- WORK INSTRUCTIONS -
Please set down exactly the lines of the listing below from the line containing "Exits: (0,3), (2,5)" through the line containing "People: p0@(0,0), p1@(2,0), p2@(5,0), p3@(1,1)", both lines included, leaving out all other lines.
++++ DATA SHOWN
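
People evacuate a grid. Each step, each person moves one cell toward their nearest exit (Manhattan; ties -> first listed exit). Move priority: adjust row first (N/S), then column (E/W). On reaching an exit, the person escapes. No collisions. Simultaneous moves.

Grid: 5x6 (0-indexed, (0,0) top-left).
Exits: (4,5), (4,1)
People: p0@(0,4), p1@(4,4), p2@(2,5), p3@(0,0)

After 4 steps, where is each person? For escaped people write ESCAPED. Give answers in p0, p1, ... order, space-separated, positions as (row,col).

Step 1: p0:(0,4)->(1,4) | p1:(4,4)->(4,5)->EXIT | p2:(2,5)->(3,5) | p3:(0,0)->(1,0)
Step 2: p0:(1,4)->(2,4) | p1:escaped | p2:(3,5)->(4,5)->EXIT | p3:(1,0)->(2,0)
Step 3: p0:(2,4)->(3,4) | p1:escaped | p2:escaped | p3:(2,0)->(3,0)
Step 4: p0:(3,4)->(4,4) | p1:escaped | p2:escaped | p3:(3,0)->(4,0)

(4,4) ESCAPED ESCAPED (4,0)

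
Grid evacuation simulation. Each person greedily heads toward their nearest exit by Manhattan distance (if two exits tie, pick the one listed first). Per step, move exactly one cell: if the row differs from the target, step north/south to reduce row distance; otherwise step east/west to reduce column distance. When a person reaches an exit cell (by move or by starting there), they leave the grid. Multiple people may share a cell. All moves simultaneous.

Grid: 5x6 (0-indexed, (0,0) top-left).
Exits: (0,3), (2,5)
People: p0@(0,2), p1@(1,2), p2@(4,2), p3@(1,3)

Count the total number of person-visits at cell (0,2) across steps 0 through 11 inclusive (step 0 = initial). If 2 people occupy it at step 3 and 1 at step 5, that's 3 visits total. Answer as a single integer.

Answer: 3

Derivation:
Step 0: p0@(0,2) p1@(1,2) p2@(4,2) p3@(1,3) -> at (0,2): 1 [p0], cum=1
Step 1: p0@ESC p1@(0,2) p2@(3,2) p3@ESC -> at (0,2): 1 [p1], cum=2
Step 2: p0@ESC p1@ESC p2@(2,2) p3@ESC -> at (0,2): 0 [-], cum=2
Step 3: p0@ESC p1@ESC p2@(1,2) p3@ESC -> at (0,2): 0 [-], cum=2
Step 4: p0@ESC p1@ESC p2@(0,2) p3@ESC -> at (0,2): 1 [p2], cum=3
Step 5: p0@ESC p1@ESC p2@ESC p3@ESC -> at (0,2): 0 [-], cum=3
Total visits = 3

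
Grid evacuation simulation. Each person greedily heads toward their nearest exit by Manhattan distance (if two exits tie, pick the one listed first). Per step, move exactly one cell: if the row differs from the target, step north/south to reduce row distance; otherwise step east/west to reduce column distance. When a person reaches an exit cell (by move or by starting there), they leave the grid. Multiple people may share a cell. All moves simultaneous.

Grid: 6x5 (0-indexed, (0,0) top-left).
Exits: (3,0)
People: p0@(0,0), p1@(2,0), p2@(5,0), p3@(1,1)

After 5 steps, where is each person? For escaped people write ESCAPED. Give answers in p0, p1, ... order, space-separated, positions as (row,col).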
++++++++
- WRITTEN SOLUTION -
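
Exits: (0,3), (2,5)
People: p0@(0,2), p1@(1,2), p2@(4,2), p3@(1,3)

Count the total number of person-visits at cell (0,2) across steps 0 through 11 inclusive (step 0 = initial). If 2 people occupy it at step 3 and 1 at step 5, that's 3 visits total. Answer as a single integer.

Answer: 3

Derivation:
Step 0: p0@(0,2) p1@(1,2) p2@(4,2) p3@(1,3) -> at (0,2): 1 [p0], cum=1
Step 1: p0@ESC p1@(0,2) p2@(3,2) p3@ESC -> at (0,2): 1 [p1], cum=2
Step 2: p0@ESC p1@ESC p2@(2,2) p3@ESC -> at (0,2): 0 [-], cum=2
Step 3: p0@ESC p1@ESC p2@(1,2) p3@ESC -> at (0,2): 0 [-], cum=2
Step 4: p0@ESC p1@ESC p2@(0,2) p3@ESC -> at (0,2): 1 [p2], cum=3
Step 5: p0@ESC p1@ESC p2@ESC p3@ESC -> at (0,2): 0 [-], cum=3
Total visits = 3

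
Grid evacuation simulation. Each person greedily heads toward their nearest exit by Manhattan distance (if two exits tie, pick the one listed first). Per step, move exactly one cell: if the row differs from the target, step north/south to reduce row distance; otherwise step east/west to reduce column distance. When a person reaches an exit cell (by move or by starting there), they leave the grid. Multiple people may share a cell. All moves simultaneous.

Grid: 6x5 (0-indexed, (0,0) top-left).
Exits: (3,0)
People: p0@(0,0), p1@(2,0), p2@(5,0), p3@(1,1)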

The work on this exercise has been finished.